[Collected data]
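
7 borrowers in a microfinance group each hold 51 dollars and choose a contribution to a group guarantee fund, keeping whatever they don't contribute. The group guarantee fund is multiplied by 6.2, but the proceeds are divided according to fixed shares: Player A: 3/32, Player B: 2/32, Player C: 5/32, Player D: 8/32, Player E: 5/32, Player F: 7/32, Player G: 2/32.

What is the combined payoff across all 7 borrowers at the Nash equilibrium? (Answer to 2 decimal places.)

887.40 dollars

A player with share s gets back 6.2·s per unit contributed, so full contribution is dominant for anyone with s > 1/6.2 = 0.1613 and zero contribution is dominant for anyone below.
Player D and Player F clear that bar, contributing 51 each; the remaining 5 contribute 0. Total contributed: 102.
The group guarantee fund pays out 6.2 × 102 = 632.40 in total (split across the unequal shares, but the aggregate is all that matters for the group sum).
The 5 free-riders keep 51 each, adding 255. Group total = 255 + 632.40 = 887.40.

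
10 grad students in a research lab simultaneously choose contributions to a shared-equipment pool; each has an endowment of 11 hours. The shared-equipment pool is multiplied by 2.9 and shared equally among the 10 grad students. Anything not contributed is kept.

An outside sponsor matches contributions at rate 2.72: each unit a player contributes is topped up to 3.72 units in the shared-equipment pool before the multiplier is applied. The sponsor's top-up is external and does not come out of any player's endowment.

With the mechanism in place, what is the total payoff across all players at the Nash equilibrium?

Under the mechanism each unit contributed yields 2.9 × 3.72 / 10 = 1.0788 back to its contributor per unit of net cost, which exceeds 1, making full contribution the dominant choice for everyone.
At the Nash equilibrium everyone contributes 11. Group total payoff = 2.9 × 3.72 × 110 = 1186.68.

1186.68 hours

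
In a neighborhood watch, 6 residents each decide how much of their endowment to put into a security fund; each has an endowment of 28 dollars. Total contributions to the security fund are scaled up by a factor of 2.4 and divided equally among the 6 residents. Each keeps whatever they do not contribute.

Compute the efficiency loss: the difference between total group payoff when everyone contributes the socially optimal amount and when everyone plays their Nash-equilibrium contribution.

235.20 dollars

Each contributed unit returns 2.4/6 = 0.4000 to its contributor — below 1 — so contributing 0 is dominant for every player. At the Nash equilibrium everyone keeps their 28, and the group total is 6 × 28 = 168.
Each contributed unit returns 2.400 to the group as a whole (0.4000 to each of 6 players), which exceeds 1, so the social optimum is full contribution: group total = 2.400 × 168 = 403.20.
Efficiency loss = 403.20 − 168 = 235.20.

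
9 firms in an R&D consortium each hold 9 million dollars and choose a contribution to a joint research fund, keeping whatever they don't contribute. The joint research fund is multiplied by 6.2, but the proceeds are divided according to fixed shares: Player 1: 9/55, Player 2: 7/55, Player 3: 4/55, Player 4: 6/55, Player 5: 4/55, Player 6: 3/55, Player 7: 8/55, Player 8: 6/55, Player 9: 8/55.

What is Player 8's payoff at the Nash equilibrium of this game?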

- Brief -
Count how many lines of the entries include the string "equally". The number is the entire answer.

- Expected output -
2